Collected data
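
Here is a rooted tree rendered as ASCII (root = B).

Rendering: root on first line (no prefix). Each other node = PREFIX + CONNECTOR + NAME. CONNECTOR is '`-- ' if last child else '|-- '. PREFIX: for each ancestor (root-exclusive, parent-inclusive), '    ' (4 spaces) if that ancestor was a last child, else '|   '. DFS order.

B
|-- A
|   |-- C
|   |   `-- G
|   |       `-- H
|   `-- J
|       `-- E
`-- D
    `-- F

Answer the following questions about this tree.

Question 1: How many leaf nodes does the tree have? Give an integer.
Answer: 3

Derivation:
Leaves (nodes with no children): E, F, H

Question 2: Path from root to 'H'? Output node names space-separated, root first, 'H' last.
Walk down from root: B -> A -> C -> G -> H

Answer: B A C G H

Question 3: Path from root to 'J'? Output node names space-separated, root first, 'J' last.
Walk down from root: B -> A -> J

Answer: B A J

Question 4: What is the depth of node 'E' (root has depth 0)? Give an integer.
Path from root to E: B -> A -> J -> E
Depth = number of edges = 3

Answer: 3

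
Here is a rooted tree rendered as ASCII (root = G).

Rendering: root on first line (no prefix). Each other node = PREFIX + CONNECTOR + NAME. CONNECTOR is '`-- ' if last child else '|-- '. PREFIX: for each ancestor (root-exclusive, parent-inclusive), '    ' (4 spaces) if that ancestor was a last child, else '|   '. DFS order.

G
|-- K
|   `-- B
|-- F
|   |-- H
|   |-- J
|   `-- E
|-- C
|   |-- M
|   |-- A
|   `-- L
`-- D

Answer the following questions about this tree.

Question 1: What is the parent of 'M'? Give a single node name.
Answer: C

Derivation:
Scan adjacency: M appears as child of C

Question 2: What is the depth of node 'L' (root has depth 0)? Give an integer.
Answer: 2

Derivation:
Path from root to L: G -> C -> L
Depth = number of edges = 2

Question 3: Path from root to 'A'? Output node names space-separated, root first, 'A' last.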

--

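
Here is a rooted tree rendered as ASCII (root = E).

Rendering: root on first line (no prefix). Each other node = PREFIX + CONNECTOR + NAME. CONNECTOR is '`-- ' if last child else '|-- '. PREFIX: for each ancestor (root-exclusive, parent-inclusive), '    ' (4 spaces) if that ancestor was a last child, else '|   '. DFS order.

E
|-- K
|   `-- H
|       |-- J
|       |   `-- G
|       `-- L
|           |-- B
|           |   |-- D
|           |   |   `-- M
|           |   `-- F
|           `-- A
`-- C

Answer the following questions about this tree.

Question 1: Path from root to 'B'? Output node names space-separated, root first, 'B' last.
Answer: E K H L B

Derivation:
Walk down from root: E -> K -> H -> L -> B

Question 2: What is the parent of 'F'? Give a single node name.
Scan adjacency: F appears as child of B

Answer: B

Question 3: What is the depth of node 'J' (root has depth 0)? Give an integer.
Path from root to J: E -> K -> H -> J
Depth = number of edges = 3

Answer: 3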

...

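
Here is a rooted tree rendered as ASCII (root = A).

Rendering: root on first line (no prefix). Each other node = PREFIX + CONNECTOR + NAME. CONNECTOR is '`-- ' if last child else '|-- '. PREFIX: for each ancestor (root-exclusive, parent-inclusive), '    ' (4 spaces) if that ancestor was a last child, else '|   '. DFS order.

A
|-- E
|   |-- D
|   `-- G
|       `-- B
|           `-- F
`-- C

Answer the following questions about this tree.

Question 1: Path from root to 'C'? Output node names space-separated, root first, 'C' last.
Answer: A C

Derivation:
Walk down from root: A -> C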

# [ACTIVITY]
Scan the records above for the lines holding "Here is a rooted tree rendered as ASCII (root = B)." and "Question 3: Path from root to 'A'?". Transcribe those two and every line between them word for word, and no others.

# [RESPONSE BOX]
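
Here is a rooted tree rendered as ASCII (root = B).

Rendering: root on first line (no prefix). Each other node = PREFIX + CONNECTOR + NAME. CONNECTOR is '`-- ' if last child else '|-- '. PREFIX: for each ancestor (root-exclusive, parent-inclusive), '    ' (4 spaces) if that ancestor was a last child, else '|   '. DFS order.

B
|-- A
|   |-- C
|   |   `-- G
|   |       `-- H
|   `-- J
|       `-- E
`-- D
    `-- F

Answer the following questions about this tree.

Question 1: How many leaf nodes does the tree have? Give an integer.
Answer: 3

Derivation:
Leaves (nodes with no children): E, F, H

Question 2: Path from root to 'H'? Output node names space-separated, root first, 'H' last.
Walk down from root: B -> A -> C -> G -> H

Answer: B A C G H

Question 3: Path from root to 'J'? Output node names space-separated, root first, 'J' last.
Walk down from root: B -> A -> J

Answer: B A J

Question 4: What is the depth of node 'E' (root has depth 0)? Give an integer.
Path from root to E: B -> A -> J -> E
Depth = number of edges = 3

Answer: 3

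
Here is a rooted tree rendered as ASCII (root = G).

Rendering: root on first line (no prefix). Each other node = PREFIX + CONNECTOR + NAME. CONNECTOR is '`-- ' if last child else '|-- '. PREFIX: for each ancestor (root-exclusive, parent-inclusive), '    ' (4 spaces) if that ancestor was a last child, else '|   '. DFS order.

G
|-- K
|   `-- B
|-- F
|   |-- H
|   |-- J
|   `-- E
|-- C
|   |-- M
|   |-- A
|   `-- L
`-- D

Answer the following questions about this tree.

Question 1: What is the parent of 'M'? Give a single node name.
Answer: C

Derivation:
Scan adjacency: M appears as child of C

Question 2: What is the depth of node 'L' (root has depth 0)? Give an integer.
Answer: 2

Derivation:
Path from root to L: G -> C -> L
Depth = number of edges = 2

Question 3: Path from root to 'A'? Output node names space-separated, root first, 'A' last.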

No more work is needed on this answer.